* _Available data_
○ ○ ○ ○ ○

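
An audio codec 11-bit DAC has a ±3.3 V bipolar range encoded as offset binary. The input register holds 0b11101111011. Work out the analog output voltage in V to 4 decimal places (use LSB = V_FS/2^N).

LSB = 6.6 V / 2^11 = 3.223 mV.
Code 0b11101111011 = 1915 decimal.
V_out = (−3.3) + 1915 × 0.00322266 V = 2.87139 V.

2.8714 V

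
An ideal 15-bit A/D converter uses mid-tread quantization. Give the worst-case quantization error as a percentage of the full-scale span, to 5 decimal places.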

○ ○ ○ ○ ○

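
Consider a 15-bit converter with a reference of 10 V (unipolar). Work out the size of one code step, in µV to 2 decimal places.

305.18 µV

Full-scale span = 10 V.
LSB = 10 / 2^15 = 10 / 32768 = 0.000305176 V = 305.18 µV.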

○ ○ ○ ○ ○

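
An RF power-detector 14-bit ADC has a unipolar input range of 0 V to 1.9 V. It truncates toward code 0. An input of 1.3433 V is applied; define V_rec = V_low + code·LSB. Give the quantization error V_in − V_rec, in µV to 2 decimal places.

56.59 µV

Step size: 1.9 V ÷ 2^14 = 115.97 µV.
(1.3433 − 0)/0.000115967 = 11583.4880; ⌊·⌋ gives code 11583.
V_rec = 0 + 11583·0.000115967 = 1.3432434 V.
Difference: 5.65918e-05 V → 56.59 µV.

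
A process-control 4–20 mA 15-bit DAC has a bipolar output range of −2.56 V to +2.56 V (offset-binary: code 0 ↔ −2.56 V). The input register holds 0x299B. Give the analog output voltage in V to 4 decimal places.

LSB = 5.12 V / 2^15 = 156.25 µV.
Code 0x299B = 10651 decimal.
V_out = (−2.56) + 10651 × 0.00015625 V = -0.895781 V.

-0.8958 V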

○ ○ ○ ○ ○

* _Required work_
From the records above, copy out the line with "An audio codec", the line with "An ideal 15-bit", and every line between them, word for word.

* _Response to this task_
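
An audio codec 11-bit DAC has a ±3.3 V bipolar range encoded as offset binary. The input register holds 0b11101111011. Work out the analog output voltage in V to 4 decimal places (use LSB = V_FS/2^N).

LSB = 6.6 V / 2^11 = 3.223 mV.
Code 0b11101111011 = 1915 decimal.
V_out = (−3.3) + 1915 × 0.00322266 V = 2.87139 V.

2.8714 V

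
An ideal 15-bit A/D converter uses mid-tread quantization. Give the worst-case quantization error as a percentage of the full-scale span, to 5 decimal places.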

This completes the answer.